WHAT IS EXPECTED
Return the entries exactly as they appear.

RECORDS TO PROCESS
____
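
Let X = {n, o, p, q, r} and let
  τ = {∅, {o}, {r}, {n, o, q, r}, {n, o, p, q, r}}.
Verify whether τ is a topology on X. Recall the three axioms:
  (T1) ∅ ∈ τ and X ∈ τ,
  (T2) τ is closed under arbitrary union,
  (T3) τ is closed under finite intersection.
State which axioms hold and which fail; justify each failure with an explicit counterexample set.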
____
EXPECTED ANSWER
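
Let X = {n, o, p, q, r} and let
  τ = {∅, {o}, {r}, {n, o, q, r}, {n, o, p, q, r}}.
Verify whether τ is a topology on X. Recall the three axioms:
  (T1) ∅ ∈ τ and X ∈ τ,
  (T2) τ is closed under arbitrary union,
  (T3) τ is closed under finite intersection.
State which axioms hold and which fail; justify each failure with an explicit counterexample set.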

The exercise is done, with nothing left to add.